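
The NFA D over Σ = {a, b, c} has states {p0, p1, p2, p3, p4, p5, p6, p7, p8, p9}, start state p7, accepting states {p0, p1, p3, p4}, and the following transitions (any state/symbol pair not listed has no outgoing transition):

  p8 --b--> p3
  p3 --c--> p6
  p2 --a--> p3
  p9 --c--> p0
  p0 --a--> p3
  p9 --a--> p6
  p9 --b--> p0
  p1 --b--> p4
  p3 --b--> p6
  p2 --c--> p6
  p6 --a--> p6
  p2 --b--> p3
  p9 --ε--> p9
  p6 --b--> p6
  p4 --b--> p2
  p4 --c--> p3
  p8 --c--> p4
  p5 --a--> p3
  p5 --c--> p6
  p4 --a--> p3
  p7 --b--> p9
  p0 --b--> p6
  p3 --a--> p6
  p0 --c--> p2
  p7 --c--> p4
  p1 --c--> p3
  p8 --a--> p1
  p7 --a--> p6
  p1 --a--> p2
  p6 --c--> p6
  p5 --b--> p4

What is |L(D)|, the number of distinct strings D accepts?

The useful subgraph on states {p0, p2, p3, p4, p7, p9} is acyclic, so L(D) is finite; the longest accepting path visits 5 useful states, giving maximum string length 4.
Counting accepting paths from p7 by length: 1 of length 1, 4 of length 2, 4 of length 3, 4 of length 4. Total 13.

13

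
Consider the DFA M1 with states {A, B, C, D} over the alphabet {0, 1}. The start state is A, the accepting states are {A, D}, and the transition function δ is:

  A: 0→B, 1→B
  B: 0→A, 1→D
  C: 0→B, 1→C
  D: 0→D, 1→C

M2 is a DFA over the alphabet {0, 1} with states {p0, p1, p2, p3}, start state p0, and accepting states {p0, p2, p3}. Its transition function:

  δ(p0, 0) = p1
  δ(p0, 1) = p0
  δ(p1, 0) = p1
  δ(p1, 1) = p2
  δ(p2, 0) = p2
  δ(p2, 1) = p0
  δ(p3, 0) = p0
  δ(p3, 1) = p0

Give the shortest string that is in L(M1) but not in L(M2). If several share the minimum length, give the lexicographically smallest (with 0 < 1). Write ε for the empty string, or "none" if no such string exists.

00

The string 00 is accepted by M1 but not by M2.
No shorter string lies in the difference, and 00 is the lexicographically first length-2 string in L(M1) \ L(M2).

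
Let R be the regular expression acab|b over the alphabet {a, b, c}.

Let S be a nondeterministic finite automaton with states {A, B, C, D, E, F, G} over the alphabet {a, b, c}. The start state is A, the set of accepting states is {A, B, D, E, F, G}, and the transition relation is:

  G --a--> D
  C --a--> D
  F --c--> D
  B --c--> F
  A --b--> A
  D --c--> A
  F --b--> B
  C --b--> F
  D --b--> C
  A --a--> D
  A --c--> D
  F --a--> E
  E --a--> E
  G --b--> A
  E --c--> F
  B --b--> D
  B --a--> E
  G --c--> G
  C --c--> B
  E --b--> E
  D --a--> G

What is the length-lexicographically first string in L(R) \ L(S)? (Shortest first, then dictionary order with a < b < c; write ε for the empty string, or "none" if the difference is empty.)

The string acab is accepted by R but not by S.
No shorter string lies in the difference, and acab is the lexicographically first length-4 string in L(R) \ L(S).

acab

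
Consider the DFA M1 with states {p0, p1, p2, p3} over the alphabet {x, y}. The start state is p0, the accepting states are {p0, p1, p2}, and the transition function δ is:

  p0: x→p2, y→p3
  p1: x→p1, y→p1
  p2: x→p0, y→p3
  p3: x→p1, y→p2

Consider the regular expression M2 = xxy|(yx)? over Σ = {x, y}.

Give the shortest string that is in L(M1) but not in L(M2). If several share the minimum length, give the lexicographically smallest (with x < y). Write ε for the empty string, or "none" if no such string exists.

The string x is accepted by M1 but not by M2.
No shorter string lies in the difference, and x is the lexicographically first length-1 string in L(M1) \ L(M2).

x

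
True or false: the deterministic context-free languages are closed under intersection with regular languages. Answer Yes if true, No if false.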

> [WHAT THE EXERCISE ASKS] In full and exactly, transcribe the material above.

> [REPLY TO THE EXERCISE]
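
The NFA D over Σ = {a, b, c} has states {p0, p1, p2, p3, p4, p5, p6, p7, p8, p9}, start state p7, accepting states {p0, p1, p3, p4}, and the following transitions (any state/symbol pair not listed has no outgoing transition):

  p8 --b--> p3
  p3 --c--> p6
  p2 --a--> p3
  p9 --c--> p0
  p0 --a--> p3
  p9 --a--> p6
  p9 --b--> p0
  p1 --b--> p4
  p3 --b--> p6
  p2 --c--> p6
  p6 --a--> p6
  p2 --b--> p3
  p9 --ε--> p9
  p6 --b--> p6
  p4 --b--> p2
  p4 --c--> p3
  p8 --c--> p4
  p5 --a--> p3
  p5 --c--> p6
  p4 --a--> p3
  p7 --b--> p9
  p0 --b--> p6
  p3 --a--> p6
  p0 --c--> p2
  p7 --c--> p4
  p1 --c--> p3
  p8 --a--> p1
  p7 --a--> p6
  p1 --a--> p2
  p6 --c--> p6
  p5 --b--> p4

What is |L(D)|, the number of distinct strings D accepts?

The useful subgraph on states {p0, p2, p3, p4, p7, p9} is acyclic, so L(D) is finite; the longest accepting path visits 5 useful states, giving maximum string length 4.
Counting accepting paths from p7 by length: 1 of length 1, 4 of length 2, 4 of length 3, 4 of length 4. Total 13.

13

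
Consider the DFA M1 with states {A, B, C, D} over the alphabet {0, 1}. The start state is A, the accepting states are {A, D}, and the transition function δ is:

  A: 0→B, 1→B
  B: 0→A, 1→D
  C: 0→B, 1→C
  D: 0→D, 1→C

M2 is a DFA over the alphabet {0, 1} with states {p0, p1, p2, p3}, start state p0, and accepting states {p0, p2, p3}. Its transition function:

  δ(p0, 0) = p1
  δ(p0, 1) = p0
  δ(p1, 0) = p1
  δ(p1, 1) = p2
  δ(p2, 0) = p2
  δ(p2, 1) = p0
  δ(p3, 0) = p0
  δ(p3, 1) = p0

Give the shortest string that is in L(M1) but not in L(M2). If several share the minimum length, give the lexicographically smallest (with 0 < 1). Write ε for the empty string, or "none" if no such string exists.

00

The string 00 is accepted by M1 but not by M2.
No shorter string lies in the difference, and 00 is the lexicographically first length-2 string in L(M1) \ L(M2).

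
Let R be the regular expression acab|b over the alphabet {a, b, c}.

Let S be a nondeterministic finite automaton with states {A, B, C, D, E, F, G} over the alphabet {a, b, c}. The start state is A, the set of accepting states is {A, B, D, E, F, G}, and the transition relation is:

  G --a--> D
  C --a--> D
  F --c--> D
  B --c--> F
  A --b--> A
  D --c--> A
  F --b--> B
  C --b--> F
  D --b--> C
  A --a--> D
  A --c--> D
  F --a--> E
  E --a--> E
  G --b--> A
  E --c--> F
  B --b--> D
  B --a--> E
  G --c--> G
  C --c--> B
  E --b--> E
  D --a--> G

What is the length-lexicographically first string in L(R) \ L(S)? (Shortest first, then dictionary order with a < b < c; write ε for the empty string, or "none" if the difference is empty.)

The string acab is accepted by R but not by S.
No shorter string lies in the difference, and acab is the lexicographically first length-4 string in L(R) \ L(S).

acab

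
Consider the DFA M1 with states {p0, p1, p2, p3} over the alphabet {x, y}. The start state is p0, the accepting states are {p0, p1, p2}, and the transition function δ is:

  p0: x→p2, y→p3
  p1: x→p1, y→p1
  p2: x→p0, y→p3
  p3: x→p1, y→p2

Consider the regular expression M2 = xxy|(yx)? over Σ = {x, y}.

Give the shortest string that is in L(M1) but not in L(M2). If several share the minimum length, give the lexicographically smallest (with x < y). Write ε for the empty string, or "none" if no such string exists.

The string x is accepted by M1 but not by M2.
No shorter string lies in the difference, and x is the lexicographically first length-1 string in L(M1) \ L(M2).

x

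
True or false: the deterministic context-free languages are closed under intersection with regular languages. Answer Yes if true, No if false.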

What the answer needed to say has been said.